• **LISTED ENTRIES**
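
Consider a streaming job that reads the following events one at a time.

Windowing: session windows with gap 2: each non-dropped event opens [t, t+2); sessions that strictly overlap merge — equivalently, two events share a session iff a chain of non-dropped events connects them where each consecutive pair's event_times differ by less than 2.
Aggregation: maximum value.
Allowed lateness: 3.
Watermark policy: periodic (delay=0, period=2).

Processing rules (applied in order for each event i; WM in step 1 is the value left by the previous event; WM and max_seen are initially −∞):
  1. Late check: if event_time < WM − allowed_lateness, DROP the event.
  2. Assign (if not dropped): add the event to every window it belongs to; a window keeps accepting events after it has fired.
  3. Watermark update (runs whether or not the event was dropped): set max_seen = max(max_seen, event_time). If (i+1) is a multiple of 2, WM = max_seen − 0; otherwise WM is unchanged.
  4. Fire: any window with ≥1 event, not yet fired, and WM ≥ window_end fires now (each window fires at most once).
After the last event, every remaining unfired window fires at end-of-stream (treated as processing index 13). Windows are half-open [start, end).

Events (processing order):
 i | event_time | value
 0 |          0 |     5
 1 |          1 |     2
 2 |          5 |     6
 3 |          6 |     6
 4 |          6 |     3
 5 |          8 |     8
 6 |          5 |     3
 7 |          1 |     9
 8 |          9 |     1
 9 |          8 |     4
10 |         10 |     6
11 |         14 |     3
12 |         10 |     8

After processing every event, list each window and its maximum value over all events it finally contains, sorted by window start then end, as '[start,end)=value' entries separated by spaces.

i=0 t=0 v=5: → [0,2); WM=−∞
i=1 t=1 v=2: → [0,3); WM=1
i=2 t=5 v=6: → [5,7); WM=1
i=3 t=6 v=6: → [5,8); WM=6
i=4 t=6 v=3: → [5,8); WM=6
i=5 t=8 v=8: → [8,10); WM=8
i=6 t=5 v=3: → [5,8); WM=8
i=7 t=1 v=9: DROP (t<8-3); WM=8
i=8 t=9 v=1: → [8,11); WM=8
i=9 t=8 v=4: → [8,11); WM=9
i=10 t=10 v=6: → [8,12); WM=9
i=11 t=14 v=3: → [14,16); WM=14
i=12 t=10 v=8: DROP (t<14-3); WM=14

[0,3)=5 [5,8)=6 [8,12)=8 [14,16)=3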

• **YOUR TASK**
For this exercise, transcribe all the records exactly.

• **SOLUTION TO THE PROBLEM**
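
Consider a streaming job that reads the following events one at a time.

Windowing: session windows with gap 2: each non-dropped event opens [t, t+2); sessions that strictly overlap merge — equivalently, two events share a session iff a chain of non-dropped events connects them where each consecutive pair's event_times differ by less than 2.
Aggregation: maximum value.
Allowed lateness: 3.
Watermark policy: periodic (delay=0, period=2).

Processing rules (applied in order for each event i; WM in step 1 is the value left by the previous event; WM and max_seen are initially −∞):
  1. Late check: if event_time < WM − allowed_lateness, DROP the event.
  2. Assign (if not dropped): add the event to every window it belongs to; a window keeps accepting events after it has fired.
  3. Watermark update (runs whether or not the event was dropped): set max_seen = max(max_seen, event_time). If (i+1) is a multiple of 2, WM = max_seen − 0; otherwise WM is unchanged.
  4. Fire: any window with ≥1 event, not yet fired, and WM ≥ window_end fires now (each window fires at most once).
After the last event, every remaining unfired window fires at end-of-stream (treated as processing index 13). Windows are half-open [start, end).

Events (processing order):
 i | event_time | value
 0 |          0 |     5
 1 |          1 |     2
 2 |          5 |     6
 3 |          6 |     6
 4 |          6 |     3
 5 |          8 |     8
 6 |          5 |     3
 7 |          1 |     9
 8 |          9 |     1
 9 |          8 |     4
10 |         10 |     6
11 |         14 |     3
12 |         10 |     8

After processing every event, list each window and its maximum value over all events it finally contains, sorted by window start then end, as '[start,end)=value' entries separated by spaces.

i=0 t=0 v=5: → [0,2); WM=−∞
i=1 t=1 v=2: → [0,3); WM=1
i=2 t=5 v=6: → [5,7); WM=1
i=3 t=6 v=6: → [5,8); WM=6
i=4 t=6 v=3: → [5,8); WM=6
i=5 t=8 v=8: → [8,10); WM=8
i=6 t=5 v=3: → [5,8); WM=8
i=7 t=1 v=9: DROP (t<8-3); WM=8
i=8 t=9 v=1: → [8,11); WM=8
i=9 t=8 v=4: → [8,11); WM=9
i=10 t=10 v=6: → [8,12); WM=9
i=11 t=14 v=3: → [14,16); WM=14
i=12 t=10 v=8: DROP (t<14-3); WM=14

[0,3)=5 [5,8)=6 [8,12)=8 [14,16)=3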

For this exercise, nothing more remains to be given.